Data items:
↓↓↓

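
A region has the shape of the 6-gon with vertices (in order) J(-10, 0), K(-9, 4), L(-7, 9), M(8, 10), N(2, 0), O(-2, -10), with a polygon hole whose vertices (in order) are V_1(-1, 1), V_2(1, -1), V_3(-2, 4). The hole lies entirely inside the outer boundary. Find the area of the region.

185.5

Outer boundary:
Apply the shoelace formula: 2A = Σ (x_i·y_{i+1} − x_{i+1}·y_i), indices taken mod 6.
J→K: (-10)(4) − (-9)(0) = -40
K→L: (-9)(9) − (-7)(4) = -53
L→M: (-7)(10) − (8)(9) = -142
M→N: (8)(0) − (2)(10) = -20
N→O: (2)(-10) − (-2)(0) = -20
O→J: (-2)(0) − (-10)(-10) = -100
Σ = -375
Area = |Σ|/2 = 187.5.
Hole:
Σ = (0) + (2) + (2) = 4
Area = |Σ|/2 = 2.
Net area = 187.5 − 2 = 185.5.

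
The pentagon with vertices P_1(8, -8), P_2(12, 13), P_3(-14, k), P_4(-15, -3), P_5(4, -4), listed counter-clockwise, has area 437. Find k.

14

The doubled signed area Σ (x_i y_{i+1} − x_{i+1} y_i) is linear in k.
With k=0 it equals 496; the coefficient of k is 27 (from the two edges through P_3).
So 27·k + 496 = 2·437 = 874 ⇒ k = 14.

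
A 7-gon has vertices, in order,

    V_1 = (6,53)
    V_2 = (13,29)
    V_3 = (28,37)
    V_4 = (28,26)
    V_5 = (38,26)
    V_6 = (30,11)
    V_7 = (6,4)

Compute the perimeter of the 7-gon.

|V_1V_2| = √((7)² + (-24)²) = √625 = 25
|V_2V_3| = √((15)² + (8)²) = √289 = 17
|V_3V_4| = √((0)² + (-11)²) = √121 = 11
|V_4V_5| = √((10)² + (0)²) = √100 = 10
|V_5V_6| = √((-8)² + (-15)²) = √289 = 17
|V_6V_7| = √((-24)² + (-7)²) = √625 = 25
|V_7V_1| = √((0)² + (49)²) = √2401 = 49
Perimeter = 25 + 17 + 11 + 10 + 17 + 25 + 49 = 154.

154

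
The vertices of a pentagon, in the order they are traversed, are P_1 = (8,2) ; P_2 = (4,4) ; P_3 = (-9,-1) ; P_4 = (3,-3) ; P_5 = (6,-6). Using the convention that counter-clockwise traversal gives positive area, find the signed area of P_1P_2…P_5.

P_1→P_2: (8)(4) − (4)(2) = 24
P_2→P_3: (4)(-1) − (-9)(4) = 32
P_3→P_4: (-9)(-3) − (3)(-1) = 30
P_4→P_5: (3)(-6) − (6)(-3) = 0
P_5→P_1: (6)(2) − (8)(-6) = 60
Σ = 146
Signed area = Σ/2 = 73 (positive ⇒ counter-clockwise traversal).

73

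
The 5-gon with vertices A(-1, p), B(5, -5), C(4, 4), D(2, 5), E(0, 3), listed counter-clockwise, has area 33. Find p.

Write out the shoelace sum; only the two edges meeting at A involve p:
2·Area = [(0·p − (-1)·3) + ((-1)·(-5) − 5·p)] + 58
       = -5·p + 66 = 66
⇒ p = 0.

0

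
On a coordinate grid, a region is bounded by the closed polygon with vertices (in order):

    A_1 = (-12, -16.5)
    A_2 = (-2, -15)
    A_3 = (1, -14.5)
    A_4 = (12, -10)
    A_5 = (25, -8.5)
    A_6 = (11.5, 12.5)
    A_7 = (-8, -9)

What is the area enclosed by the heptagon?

Σ = (147) + (44) + (164) + (148) + (410.25) + (-3.5) + (24) = 933.75
Area = |Σ|/2 = 466.875.

466.875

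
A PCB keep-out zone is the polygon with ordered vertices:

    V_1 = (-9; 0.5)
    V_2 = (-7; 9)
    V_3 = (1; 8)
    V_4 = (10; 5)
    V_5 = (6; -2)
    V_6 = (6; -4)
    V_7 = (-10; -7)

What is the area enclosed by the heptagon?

214.75

Apply the shoelace formula: 2A = Σ (x_i·y_{i+1} − x_{i+1}·y_i), indices taken mod 7.
V_1→V_2: (-9)(9) − (-7)(0.5) = -77.5
V_2→V_3: (-7)(8) − (1)(9) = -65
V_3→V_4: (1)(5) − (10)(8) = -75
V_4→V_5: (10)(-2) − (6)(5) = -50
V_5→V_6: (6)(-4) − (6)(-2) = -12
V_6→V_7: (6)(-7) − (-10)(-4) = -82
V_7→V_1: (-10)(0.5) − (-9)(-7) = -68
Σ = -429.5
Area = |Σ|/2 = 214.75.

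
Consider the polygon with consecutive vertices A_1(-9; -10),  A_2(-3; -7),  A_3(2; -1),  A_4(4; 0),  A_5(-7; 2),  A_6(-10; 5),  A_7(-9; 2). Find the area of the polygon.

Σ = (33) + (17) + (4) + (8) + (-15) + (25) + (108) = 180
Area = |Σ|/2 = 90.

90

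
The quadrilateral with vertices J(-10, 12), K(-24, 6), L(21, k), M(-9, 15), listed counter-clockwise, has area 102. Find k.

The doubled signed area Σ (x_i y_{i+1} − x_{i+1} y_i) is linear in k.
With k=0 it equals 459; the coefficient of k is -15 (from the two edges through L).
So -15·k + 459 = 2·102 = 204 ⇒ k = 17.

17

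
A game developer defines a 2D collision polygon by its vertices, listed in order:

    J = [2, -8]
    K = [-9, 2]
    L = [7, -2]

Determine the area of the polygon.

Apply Gauss's area formula: 2A = Σ (x_i·y_{i+1} − x_{i+1}·y_i), indices taken mod 3.
J→K: (2)(2) − (-9)(-8) = -68
K→L: (-9)(-2) − (7)(2) = 4
L→J: (7)(-8) − (2)(-2) = -52
Σ = -116
Area = |Σ|/2 = 58.

58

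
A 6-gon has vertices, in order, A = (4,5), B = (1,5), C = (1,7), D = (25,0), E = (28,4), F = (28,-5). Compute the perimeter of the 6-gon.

|AB| = √((-3)² + (0)²) = √9 = 3
|BC| = √((0)² + (2)²) = √4 = 2
|CD| = √((24)² + (-7)²) = √625 = 25
|DE| = √((3)² + (4)²) = √25 = 5
|EF| = √((0)² + (-9)²) = √81 = 9
|FA| = √((-24)² + (10)²) = √676 = 26
Perimeter = 3 + 2 + 25 + 5 + 9 + 26 = 70.

70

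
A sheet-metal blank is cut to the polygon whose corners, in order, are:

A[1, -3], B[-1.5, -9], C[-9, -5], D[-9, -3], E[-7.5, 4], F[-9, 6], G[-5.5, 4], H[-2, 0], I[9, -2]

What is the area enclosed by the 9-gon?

Apply the surveyor's formula: 2A = Σ (x_i·y_{i+1} − x_{i+1}·y_i), indices taken mod 9.
Cross-terms: -13.5, -73.5, -18, -58.5, -9, -3, 8, 4, -25  ⇒  Σ = -188.5
Area = |Σ|/2 = 94.25.

94.25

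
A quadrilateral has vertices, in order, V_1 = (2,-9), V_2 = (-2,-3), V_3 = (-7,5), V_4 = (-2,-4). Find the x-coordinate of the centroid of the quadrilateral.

-7/3

Apply Gauss's area formula. First the cross-terms c_i = x_i·y_{i+1} − x_{i+1}·y_i:
  -24, -31, 38, 26  ⇒  2A = 9, A = 4.5.
Then Σ (x_i + x_{i+1})·c_i = -63, so x̄ = -63 / (6·4.5) = -7/3.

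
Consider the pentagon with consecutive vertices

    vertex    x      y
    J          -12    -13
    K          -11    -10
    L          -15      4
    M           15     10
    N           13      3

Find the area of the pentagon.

Σ = (-23) + (-194) + (-210) + (-85) + (-133) = -645
Area = |Σ|/2 = 322.5.

322.5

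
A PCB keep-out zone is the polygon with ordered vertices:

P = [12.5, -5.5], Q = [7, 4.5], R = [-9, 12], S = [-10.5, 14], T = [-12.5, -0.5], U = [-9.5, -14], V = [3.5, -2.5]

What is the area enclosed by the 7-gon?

Apply the shoelace formula: 2A = Σ (x_i·y_{i+1} − x_{i+1}·y_i), indices taken mod 7.
P→Q: (12.5)(4.5) − (7)(-5.5) = 94.75
Q→R: (7)(12) − (-9)(4.5) = 124.5
R→S: (-9)(14) − (-10.5)(12) = 0
S→T: (-10.5)(-0.5) − (-12.5)(14) = 180.25
T→U: (-12.5)(-14) − (-9.5)(-0.5) = 170.25
U→V: (-9.5)(-2.5) − (3.5)(-14) = 72.75
V→P: (3.5)(-5.5) − (12.5)(-2.5) = 12
Σ = 654.5
Area = |Σ|/2 = 327.25.

327.25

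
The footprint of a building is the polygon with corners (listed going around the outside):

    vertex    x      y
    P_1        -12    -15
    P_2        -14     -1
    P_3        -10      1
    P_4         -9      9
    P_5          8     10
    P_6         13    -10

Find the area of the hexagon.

Σ = (-198) + (-24) + (-81) + (-162) + (-210) + (-315) = -990
Area = |Σ|/2 = 495.

495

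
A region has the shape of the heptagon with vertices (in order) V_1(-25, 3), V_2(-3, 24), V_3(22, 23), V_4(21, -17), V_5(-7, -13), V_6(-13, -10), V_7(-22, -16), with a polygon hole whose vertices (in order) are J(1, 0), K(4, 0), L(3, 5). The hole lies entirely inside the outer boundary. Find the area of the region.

1499.5

Outer boundary:
Apply Gauss's area formula: 2A = Σ (x_i·y_{i+1} − x_{i+1}·y_i), indices taken mod 7.
Σ = (-591) + (-597) + (-857) + (-392) + (-99) + (-12) + (-466) = -3014
Area = |Σ|/2 = 1507.
Hole:
Apply the shoelace formula: 2A = Σ (x_i·y_{i+1} − x_{i+1}·y_i), indices taken mod 3.
Cross-terms: 0, 20, -5  ⇒  Σ = 15
Area = |Σ|/2 = 7.5.
Net area = 1507 − 7.5 = 1499.5.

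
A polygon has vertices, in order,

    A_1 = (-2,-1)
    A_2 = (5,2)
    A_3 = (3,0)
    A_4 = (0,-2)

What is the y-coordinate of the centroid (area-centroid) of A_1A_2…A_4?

-13/45

Apply the surveyor's formula. First the cross-terms c_i = x_i·y_{i+1} − x_{i+1}·y_i:
  1, -6, -6, -4  ⇒  2A = -15, A = -7.5.
Then Σ (y_i + y_{i+1})·c_i = 13, so ȳ = 13 / (6·(-7.5)) = -13/45.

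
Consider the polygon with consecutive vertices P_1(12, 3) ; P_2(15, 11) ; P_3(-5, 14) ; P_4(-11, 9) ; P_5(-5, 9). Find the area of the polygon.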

↑↑↑

EXERCISE DIRECTIONS:
Scan the records above for the word "corners". Copy each line that has it.

ANSWER BELOW:
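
A sheet-metal blank is cut to the polygon whose corners, in order, are:
The footprint of a building is the polygon with corners (listed going around the outside):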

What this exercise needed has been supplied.